Problem statement
From the first line to the last, write out the records exactly.

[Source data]
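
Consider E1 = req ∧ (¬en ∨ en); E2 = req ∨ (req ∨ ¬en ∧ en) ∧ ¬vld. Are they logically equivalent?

E1: req ∧ (¬en ∨ en)
    = req   — complement / identity
E2: req ∨ (req ∨ ¬en ∧ en) ∧ ¬vld
    = req ∨ req ∧ ¬vld   — complement / identity
    = req   — absorption
Both reduce to req, so they are equivalent.

Yes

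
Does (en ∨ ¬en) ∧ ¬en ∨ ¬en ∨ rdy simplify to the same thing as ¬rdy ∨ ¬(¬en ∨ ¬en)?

E1: (en ∨ ¬en) ∧ ¬en ∨ ¬en ∨ rdy
    = ¬en ∨ ¬en ∨ rdy   — complement / identity
    = ¬en ∨ rdy   — idempotence
E2: ¬rdy ∨ ¬(¬en ∨ ¬en)
    = ¬rdy ∨ ¬¬en   — idempotence
    = ¬rdy ∨ en   — double negation
These differ: at en=0, rdy=1, E1 = 1 but E2 = 0.

No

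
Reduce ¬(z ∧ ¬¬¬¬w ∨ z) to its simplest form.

¬(z ∧ ¬¬¬¬w ∨ z)
= ¬(z ∧ ¬¬w ∨ z)   (double negation)
= ¬(z ∧ w ∨ z)   (double negation)
= ¬z   (absorption)

¬z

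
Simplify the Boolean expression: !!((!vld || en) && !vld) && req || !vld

!vld

!!((!vld || en) && !vld) && req || !vld
= !!!vld && req || !vld   — absorption
= !vld && req || !vld   — double negation
= !vld   — absorption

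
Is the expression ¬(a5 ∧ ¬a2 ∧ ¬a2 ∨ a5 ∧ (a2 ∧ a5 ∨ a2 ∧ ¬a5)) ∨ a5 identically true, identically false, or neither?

identically true

¬(a5 ∧ ¬a2 ∧ ¬a2 ∨ a5 ∧ (a2 ∧ a5 ∨ a2 ∧ ¬a5)) ∨ a5
= ¬(a5 ∧ ¬a2 ∨ a5 ∧ (a2 ∧ a5 ∨ a2 ∧ ¬a5)) ∨ a5   [idempotence]
= ¬(a5 ∧ ¬a2 ∨ a5 ∧ a2) ∨ a5   [distribution]
= ¬a5 ∨ a5   [distribution]
= True   [complement]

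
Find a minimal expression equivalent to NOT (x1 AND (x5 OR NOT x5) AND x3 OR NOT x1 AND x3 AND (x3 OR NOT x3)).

NOT x3

NOT (x1 AND (x5 OR NOT x5) AND x3 OR NOT x1 AND x3 AND (x3 OR NOT x3))
= NOT (x1 AND x3 OR NOT x1 AND x3 AND (x3 OR NOT x3))   — complement / identity
= NOT (x1 AND x3 OR NOT x1 AND x3)   — complement / identity
= NOT x3   — distribution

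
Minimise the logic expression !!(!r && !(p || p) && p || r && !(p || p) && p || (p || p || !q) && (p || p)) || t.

p || t

!!(!r && !(p || p) && p || r && !(p || p) && p || (p || p || !q) && (p || p)) || t
= !!(!r && !(p || p) && p || r && !(p || p) && p || p || p) || t
= !!(!(p || p) && p || p || p) || t
= !!(!p && p || p || p) || t
= !p && p || p || p || t
= !p && p || p || t
= p || t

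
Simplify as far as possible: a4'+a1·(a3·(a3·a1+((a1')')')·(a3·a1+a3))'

a4'+a1·(a3·(a3·a1+((a1')')')·(a3·a1+a3))'
= a4'+a1·(a3·(a3·a1+a1')·(a3·a1+a3))'   (double negation)
= a4'+a1·(a3·(a3·a1+a1'·a3))'   (distribution)
= a4'+a1·(a3·a3)'   (distribution)
= a4'+a1·a3'   (idempotence)

a4'+a1·a3'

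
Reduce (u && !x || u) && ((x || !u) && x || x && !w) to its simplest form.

(u && !x || u) && ((x || !u) && x || x && !w)
= (u && !x || u) && (x || x && !w)   [absorption]
= u && (x || x && !w)   [absorption]
= u && x   [absorption]

u && x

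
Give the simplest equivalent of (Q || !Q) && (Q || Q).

(Q || !Q) && (Q || Q)
= (Q || !Q) && Q   [idempotence]
= Q   [complement / identity]

Q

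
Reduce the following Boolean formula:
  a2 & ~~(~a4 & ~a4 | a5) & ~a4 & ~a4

a2 & ~a4

a2 & ~~(~a4 & ~a4 | a5) & ~a4 & ~a4
= a2 & (~a4 & ~a4 | a5) & ~a4 & ~a4   [double negation]
= a2 & ~a4 & ~a4   [absorption]
= a2 & ~a4   [idempotence]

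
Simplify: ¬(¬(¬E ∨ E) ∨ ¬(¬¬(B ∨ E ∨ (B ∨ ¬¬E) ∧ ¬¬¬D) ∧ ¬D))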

Written reply
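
Consider E1 = req ∧ (¬en ∨ en); E2 = req ∨ (req ∨ ¬en ∧ en) ∧ ¬vld. Are they logically equivalent?

E1: req ∧ (¬en ∨ en)
    = req   — complement / identity
E2: req ∨ (req ∨ ¬en ∧ en) ∧ ¬vld
    = req ∨ req ∧ ¬vld   — complement / identity
    = req   — absorption
Both reduce to req, so they are equivalent.

Yes

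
Does (en ∨ ¬en) ∧ ¬en ∨ ¬en ∨ rdy simplify to the same thing as ¬rdy ∨ ¬(¬en ∨ ¬en)?

E1: (en ∨ ¬en) ∧ ¬en ∨ ¬en ∨ rdy
    = ¬en ∨ ¬en ∨ rdy   — complement / identity
    = ¬en ∨ rdy   — idempotence
E2: ¬rdy ∨ ¬(¬en ∨ ¬en)
    = ¬rdy ∨ ¬¬en   — idempotence
    = ¬rdy ∨ en   — double negation
These differ: at en=0, rdy=1, E1 = 1 but E2 = 0.

No

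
Reduce ¬(z ∧ ¬¬¬¬w ∨ z) to its simplest form.

¬(z ∧ ¬¬¬¬w ∨ z)
= ¬(z ∧ ¬¬w ∨ z)   (double negation)
= ¬(z ∧ w ∨ z)   (double negation)
= ¬z   (absorption)

¬z

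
Simplify the Boolean expression: !!((!vld || en) && !vld) && req || !vld

!vld

!!((!vld || en) && !vld) && req || !vld
= !!!vld && req || !vld   — absorption
= !vld && req || !vld   — double negation
= !vld   — absorption

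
Is the expression ¬(a5 ∧ ¬a2 ∧ ¬a2 ∨ a5 ∧ (a2 ∧ a5 ∨ a2 ∧ ¬a5)) ∨ a5 identically true, identically false, or neither?

identically true

¬(a5 ∧ ¬a2 ∧ ¬a2 ∨ a5 ∧ (a2 ∧ a5 ∨ a2 ∧ ¬a5)) ∨ a5
= ¬(a5 ∧ ¬a2 ∨ a5 ∧ (a2 ∧ a5 ∨ a2 ∧ ¬a5)) ∨ a5   [idempotence]
= ¬(a5 ∧ ¬a2 ∨ a5 ∧ a2) ∨ a5   [distribution]
= ¬a5 ∨ a5   [distribution]
= True   [complement]

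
Find a minimal expression equivalent to NOT (x1 AND (x5 OR NOT x5) AND x3 OR NOT x1 AND x3 AND (x3 OR NOT x3)).

NOT x3

NOT (x1 AND (x5 OR NOT x5) AND x3 OR NOT x1 AND x3 AND (x3 OR NOT x3))
= NOT (x1 AND x3 OR NOT x1 AND x3 AND (x3 OR NOT x3))   — complement / identity
= NOT (x1 AND x3 OR NOT x1 AND x3)   — complement / identity
= NOT x3   — distribution

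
Minimise the logic expression !!(!r && !(p || p) && p || r && !(p || p) && p || (p || p || !q) && (p || p)) || t.

p || t

!!(!r && !(p || p) && p || r && !(p || p) && p || (p || p || !q) && (p || p)) || t
= !!(!r && !(p || p) && p || r && !(p || p) && p || p || p) || t
= !!(!(p || p) && p || p || p) || t
= !!(!p && p || p || p) || t
= !p && p || p || p || t
= !p && p || p || t
= p || t

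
Simplify as far as possible: a4'+a1·(a3·(a3·a1+((a1')')')·(a3·a1+a3))'

a4'+a1·(a3·(a3·a1+((a1')')')·(a3·a1+a3))'
= a4'+a1·(a3·(a3·a1+a1')·(a3·a1+a3))'   (double negation)
= a4'+a1·(a3·(a3·a1+a1'·a3))'   (distribution)
= a4'+a1·(a3·a3)'   (distribution)
= a4'+a1·a3'   (idempotence)

a4'+a1·a3'

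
Reduce (u && !x || u) && ((x || !u) && x || x && !w) to its simplest form.

(u && !x || u) && ((x || !u) && x || x && !w)
= (u && !x || u) && (x || x && !w)   [absorption]
= u && (x || x && !w)   [absorption]
= u && x   [absorption]

u && x

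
Give the simplest equivalent of (Q || !Q) && (Q || Q).

(Q || !Q) && (Q || Q)
= (Q || !Q) && Q   [idempotence]
= Q   [complement / identity]

Q

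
Reduce the following Boolean formula:
  a2 & ~~(~a4 & ~a4 | a5) & ~a4 & ~a4

a2 & ~a4

a2 & ~~(~a4 & ~a4 | a5) & ~a4 & ~a4
= a2 & (~a4 & ~a4 | a5) & ~a4 & ~a4   [double negation]
= a2 & ~a4 & ~a4   [absorption]
= a2 & ~a4   [idempotence]

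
Simplify: ¬(¬(¬E ∨ E) ∨ ¬(¬¬(B ∨ E ∨ (B ∨ ¬¬E) ∧ ¬¬¬D) ∧ ¬D))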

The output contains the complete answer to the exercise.